[Stored data entries]

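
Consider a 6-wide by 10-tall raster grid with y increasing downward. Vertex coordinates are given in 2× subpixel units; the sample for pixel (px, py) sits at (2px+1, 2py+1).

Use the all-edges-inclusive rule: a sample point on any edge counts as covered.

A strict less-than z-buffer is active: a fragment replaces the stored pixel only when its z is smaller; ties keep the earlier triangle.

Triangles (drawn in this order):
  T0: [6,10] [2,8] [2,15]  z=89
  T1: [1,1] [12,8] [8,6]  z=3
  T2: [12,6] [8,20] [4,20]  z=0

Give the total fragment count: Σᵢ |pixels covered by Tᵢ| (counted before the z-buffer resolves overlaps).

T0:
  2·area = 28  (B↔C swapped to make it positive)
  edge (6, 10)→(2, 15): d=(-4,5) inclusive
  edge (2, 15)→(2, 8): d=(0,-7) inclusive
  edge (2, 8)→(6, 10): d=(4,2) inclusive
    (1,4)@(3, 9): e=[19,7,2] → █
    (2,4)@(5, 9): e=[9,21,-2] → ·
    (1,5)@(3, 11): e=[11,7,10] → █
    (2,5)@(5, 11): e=[1,21,6] → █
    (3,5)@(7, 11): e=[-9,35,2] → ·
    (1,6)@(3, 13): e=[3,7,18] → █
    (2,6)@(5, 13): e=[-7,21,14] → ·
    (1,7)@(3, 15): e=[-5,7,26] → ·
  covered (4 px):
    · · · · · ·
    · · · · · ·
    · · · · · ·
    · · · · · ·
    · █ · · · ·
    · █ █ · · ·
    · █ · · · ·
    · · · · · ·
    · · · · · ·
    · · · · · ·
T1:
  2·area = 6
  edge (1, 1)→(12, 8): d=(11,7) inclusive
  edge (12, 8)→(8, 6): d=(-4,-2) inclusive
  edge (8, 6)→(1, 1): d=(-7,-5) inclusive
    (0,0)@(1, 1): e=[0,6,0] → █  [on edge]
    (1,0)@(3, 1): e=[-14,10,10] → ·
    (0,1)@(1, 3): e=[22,-2,-14] → ·
    (3,2)@(7, 5): e=[2,2,2] → █
    (4,2)@(9, 5): e=[-12,6,12] → ·
    (3,3)@(7, 7): e=[24,-6,-12] → ·
  covered (2 px):
    █ · · · · ·
    · · · · · ·
    · · · █ · ·
    · · · · · ·
    · · · · · ·
    · · · · · ·
    · · · · · ·
    · · · · · ·
    · · · · · ·
    · · · · · ·
T2:
  2·area = 56
  edge (12, 6)→(8, 20): d=(-4,14) inclusive
  edge (8, 20)→(4, 20): d=(-4,0) inclusive
  edge (4, 20)→(12, 6): d=(8,-14) inclusive
    (5,4)@(11, 9): e=[2,44,10] → █
    (5,5)@(11, 11): e=[-6,36,26] → ·
    (4,6)@(9, 13): e=[14,28,14] → █
    (5,6)@(11, 13): e=[-14,28,42] → ·
    (3,7)@(7, 15): e=[34,20,2] → █
    (5,7)@(11, 15): e=[-22,20,58] → ·
    (3,8)@(7, 17): e=[26,12,18] → █
    (4,8)@(9, 17): e=[-2,12,46] → ·
    (2,9)@(5, 19): e=[46,4,6] → █
    (4,9)@(9, 19): e=[-10,4,62] → ·
  covered (7 px):
    · · · · · ·
    · · · · · ·
    · · · · · ·
    · · · · · ·
    · · · · · █
    · · · · · ·
    · · · · █ ·
    · · · █ █ ·
    · · · █ · ·
    · · █ █ · ·

Final: 13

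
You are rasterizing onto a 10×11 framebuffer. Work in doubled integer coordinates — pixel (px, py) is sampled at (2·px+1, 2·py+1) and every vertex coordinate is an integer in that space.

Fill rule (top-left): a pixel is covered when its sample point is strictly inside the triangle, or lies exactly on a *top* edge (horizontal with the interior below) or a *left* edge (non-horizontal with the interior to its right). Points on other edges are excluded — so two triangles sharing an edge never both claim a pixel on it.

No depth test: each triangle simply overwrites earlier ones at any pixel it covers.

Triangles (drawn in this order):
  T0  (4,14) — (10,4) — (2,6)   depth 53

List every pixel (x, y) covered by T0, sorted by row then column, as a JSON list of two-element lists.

T0:
  2·area = 68  (B↔C swapped to make it positive)
  edge (4, 14)→(2, 6): d=(-2,-8) top-left  bias=+0
  edge (2, 6)→(10, 4): d=(8,-2) top-left  bias=+0
  edge (10, 4)→(4, 14): d=(-6,10) right/bottom  bias=-1
    (3,2)@(7, 5): e=[42,2,24] → X
    (4,2)@(9, 5): e=[58,6,4] → X
    (5,2)@(11, 5): e=[74,10,-16] → .
    (1,3)@(3, 7): e=[6,10,52] → X
    (2,3)@(5, 7): e=[22,14,32] → X
    (4,3)@(9, 7): e=[54,22,-8] → .
    (1,4)@(3, 9): e=[2,26,40] → X
    (3,4)@(7, 9): e=[34,34,0] → .  [on edge]
    (1,5)@(3, 11): e=[-2,42,28] → .
    (2,5)@(5, 11): e=[14,46,8] → X
    (3,5)@(7, 11): e=[30,50,-12] → .
    (2,6)@(5, 13): e=[10,62,-4] → .
    (0,9)@(1, 19): e=[-34,102,0] → .  [on edge]
  covered (8 px):
    . . . . . . . . . .
    . . . . . . . . . .
    . . . X X . . . . .
    . X X X . . . . . .
    . X X . . . . . . .
    . . X . . . . . . .
    . . . . . . . . . .
    . . . . . . . . . .
    . . . . . . . . . .
    . . . . . . . . . .
    . . . . . . . . . .

Final: [[3,2],[4,2],[1,3],[2,3],[3,3],[1,4],[2,4],[2,5]]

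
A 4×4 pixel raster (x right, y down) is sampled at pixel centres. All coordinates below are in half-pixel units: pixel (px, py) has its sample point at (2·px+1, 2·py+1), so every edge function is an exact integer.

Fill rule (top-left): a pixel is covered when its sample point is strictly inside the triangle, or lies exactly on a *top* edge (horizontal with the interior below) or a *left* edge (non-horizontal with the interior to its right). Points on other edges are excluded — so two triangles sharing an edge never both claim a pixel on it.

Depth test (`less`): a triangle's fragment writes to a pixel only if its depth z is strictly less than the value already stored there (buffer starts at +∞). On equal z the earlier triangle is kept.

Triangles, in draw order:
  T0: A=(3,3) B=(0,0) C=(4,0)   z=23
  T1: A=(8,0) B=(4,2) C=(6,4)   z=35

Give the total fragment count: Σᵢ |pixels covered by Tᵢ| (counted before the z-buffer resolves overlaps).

T0:
  2·area = 12
  edge (3, 3)→(0, 0): d=(-3,-3) top-left  bias=+0
  edge (0, 0)→(4, 0): d=(4,0) top-left  bias=+0
  edge (4, 0)→(3, 3): d=(-1,3) right/bottom  bias=-1
    (0,0)@(1, 1): e=[0,4,8] → █  [on edge]
    (1,0)@(3, 1): e=[6,4,2] → █
    (2,0)@(5, 1): e=[12,4,-4] → ·
    (0,1)@(1, 3): e=[-6,12,6] → ·
    (1,1)@(3, 3): e=[0,12,0] → ·  [on edge]
    (2,2)@(5, 5): e=[0,20,-8] → ·  [on edge]
    (3,3)@(7, 7): e=[0,28,-16] → ·  [on edge]
  covered (2 px):
    █ █ · ·
    · · · ·
    · · · ·
    · · · ·
T1:
  2·area = 12  (B↔C swapped to make it positive)
  edge (8, 0)→(6, 4): d=(-2,4) right/bottom  bias=-1
  edge (6, 4)→(4, 2): d=(-2,-2) top-left  bias=+0
  edge (4, 2)→(8, 0): d=(4,-2) top-left  bias=+0
    (1,0)@(3, 1): e=[18,0,-6] → ·  [on edge]
    (3,0)@(7, 1): e=[2,8,2] → █
    (2,1)@(5, 3): e=[6,0,6] → █  [on edge]
    (3,1)@(7, 3): e=[-2,4,10] → ·
    (2,2)@(5, 5): e=[2,-4,14] → ·
    (3,2)@(7, 5): e=[-6,0,18] → ·  [on edge]
  covered (2 px):
    · · · █
    · · █ ·
    · · · ·
    · · · ·

Result: 4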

■ What you will do ■
What is needed is a verbatim copy of every line in the records above from the one containing "A 4×4 pixel" down to the one containing "T1: A=(8,0) B=(4,2)", both included, and nothing more.

■ Answer box ■
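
A 4×4 pixel raster (x right, y down) is sampled at pixel centres. All coordinates below are in half-pixel units: pixel (px, py) has its sample point at (2·px+1, 2·py+1), so every edge function is an exact integer.

Fill rule (top-left): a pixel is covered when its sample point is strictly inside the triangle, or lies exactly on a *top* edge (horizontal with the interior below) or a *left* edge (non-horizontal with the interior to its right). Points on other edges are excluded — so two triangles sharing an edge never both claim a pixel on it.

Depth test (`less`): a triangle's fragment writes to a pixel only if its depth z is strictly less than the value already stored there (buffer starts at +∞). On equal z the earlier triangle is kept.

Triangles, in draw order:
  T0: A=(3,3) B=(0,0) C=(4,0)   z=23
  T1: A=(8,0) B=(4,2) C=(6,4)   z=35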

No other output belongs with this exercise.